Exercise aim | All entries, exactly as written, should be output again.

Extracted data entries
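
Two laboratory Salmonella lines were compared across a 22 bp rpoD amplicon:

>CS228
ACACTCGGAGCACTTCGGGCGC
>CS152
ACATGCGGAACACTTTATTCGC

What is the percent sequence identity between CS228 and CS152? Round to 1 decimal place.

Mismatches occur at site 4 (C↔T), site 5 (T↔G), site 10 (G↔A), site 16 (C↔T), site 17 (G↔A), site 18 (G↔T), site 19 (G↔T).
15 of the 22 sites match, so the percent identity is 15/22 × 100 = 68.2%.

68.2%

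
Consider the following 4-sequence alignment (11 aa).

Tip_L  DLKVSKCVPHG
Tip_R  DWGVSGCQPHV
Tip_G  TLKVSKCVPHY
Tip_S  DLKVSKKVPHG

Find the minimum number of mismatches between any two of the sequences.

1

Pairwise Hamming distances:
  Tip_L vs Tip_R: 5
  Tip_L vs Tip_G: 2
  Tip_L vs Tip_S: 1
  Tip_R vs Tip_G: 6
  Tip_R vs Tip_S: 6
  Tip_G vs Tip_S: 3
The smallest is 1, between Tip_L and Tip_S.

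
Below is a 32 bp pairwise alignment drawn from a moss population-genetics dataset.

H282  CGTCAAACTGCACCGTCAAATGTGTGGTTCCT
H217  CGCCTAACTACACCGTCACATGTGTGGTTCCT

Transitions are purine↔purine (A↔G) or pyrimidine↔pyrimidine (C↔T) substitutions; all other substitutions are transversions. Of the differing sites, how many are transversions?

Mismatches occur at site 3 (T/C, transition), site 5 (A/T, transversion), site 10 (G/A, transition), site 19 (A/C, transversion).
Of the 4 differences, 2 transitions and 2 transversions, so the answer is 2.

2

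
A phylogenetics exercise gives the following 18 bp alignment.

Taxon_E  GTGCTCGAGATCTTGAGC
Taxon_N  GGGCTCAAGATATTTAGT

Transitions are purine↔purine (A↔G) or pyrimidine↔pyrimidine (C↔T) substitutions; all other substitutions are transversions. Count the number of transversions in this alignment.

3

Differing sites — 2:T/G (Tv); 7:G/A (Ti); 12:C/A (Tv); 15:G/T (Tv); 18:C/T (Ti).
Of the 5 differences, 2 transitions and 3 transversions, so the answer is 3.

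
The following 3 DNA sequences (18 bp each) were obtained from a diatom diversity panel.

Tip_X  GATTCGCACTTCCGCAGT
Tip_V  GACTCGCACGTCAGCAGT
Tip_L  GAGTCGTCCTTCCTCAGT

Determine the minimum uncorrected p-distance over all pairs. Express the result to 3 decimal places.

0.167

Pairwise Hamming distances:
  Tip_X vs Tip_V: 3
  Tip_X vs Tip_L: 4
  Tip_V vs Tip_L: 6
The smallest is 3 mismatches, between Tip_X and Tip_V; p = 3/18 = 0.167.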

Task answer |
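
Two laboratory Salmonella lines were compared across a 22 bp rpoD amplicon:

>CS228
ACACTCGGAGCACTTCGGGCGC
>CS152
ACATGCGGAACACTTTATTCGC

What is the percent sequence identity between CS228 and CS152? Round to 1 decimal place.

Mismatches occur at site 4 (C↔T), site 5 (T↔G), site 10 (G↔A), site 16 (C↔T), site 17 (G↔A), site 18 (G↔T), site 19 (G↔T).
15 of the 22 sites match, so the percent identity is 15/22 × 100 = 68.2%.

68.2%

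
Consider the following 4-sequence alignment (11 aa).

Tip_L  DLKVSKCVPHG
Tip_R  DWGVSGCQPHV
Tip_G  TLKVSKCVPHY
Tip_S  DLKVSKKVPHG

Find the minimum number of mismatches between any two of the sequences.

1

Pairwise Hamming distances:
  Tip_L vs Tip_R: 5
  Tip_L vs Tip_G: 2
  Tip_L vs Tip_S: 1
  Tip_R vs Tip_G: 6
  Tip_R vs Tip_S: 6
  Tip_G vs Tip_S: 3
The smallest is 1, between Tip_L and Tip_S.

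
Below is a 32 bp pairwise alignment drawn from a moss population-genetics dataset.

H282  CGTCAAACTGCACCGTCAAATGTGTGGTTCCT
H217  CGCCTAACTACACCGTCACATGTGTGGTTCCT

Transitions are purine↔purine (A↔G) or pyrimidine↔pyrimidine (C↔T) substitutions; all other substitutions are transversions. Of the differing sites, how many are transversions?

Mismatches occur at site 3 (T/C, transition), site 5 (A/T, transversion), site 10 (G/A, transition), site 19 (A/C, transversion).
Of the 4 differences, 2 transitions and 2 transversions, so the answer is 2.

2

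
A phylogenetics exercise gives the following 18 bp alignment.

Taxon_E  GTGCTCGAGATCTTGAGC
Taxon_N  GGGCTCAAGATATTTAGT

Transitions are purine↔purine (A↔G) or pyrimidine↔pyrimidine (C↔T) substitutions; all other substitutions are transversions. Count the number of transversions in this alignment.

3

Differing sites — 2:T/G (Tv); 7:G/A (Ti); 12:C/A (Tv); 15:G/T (Tv); 18:C/T (Ti).
Of the 5 differences, 2 transitions and 3 transversions, so the answer is 3.

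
The following 3 DNA sequences (18 bp each) were obtained from a diatom diversity panel.

Tip_X  GATTCGCACTTCCGCAGT
Tip_V  GACTCGCACGTCAGCAGT
Tip_L  GAGTCGTCCTTCCTCAGT

Determine the minimum uncorrected p-distance over all pairs. Express the result to 3 decimal places.

0.167

Pairwise Hamming distances:
  Tip_X vs Tip_V: 3
  Tip_X vs Tip_L: 4
  Tip_V vs Tip_L: 6
The smallest is 3 mismatches, between Tip_X and Tip_V; p = 3/18 = 0.167.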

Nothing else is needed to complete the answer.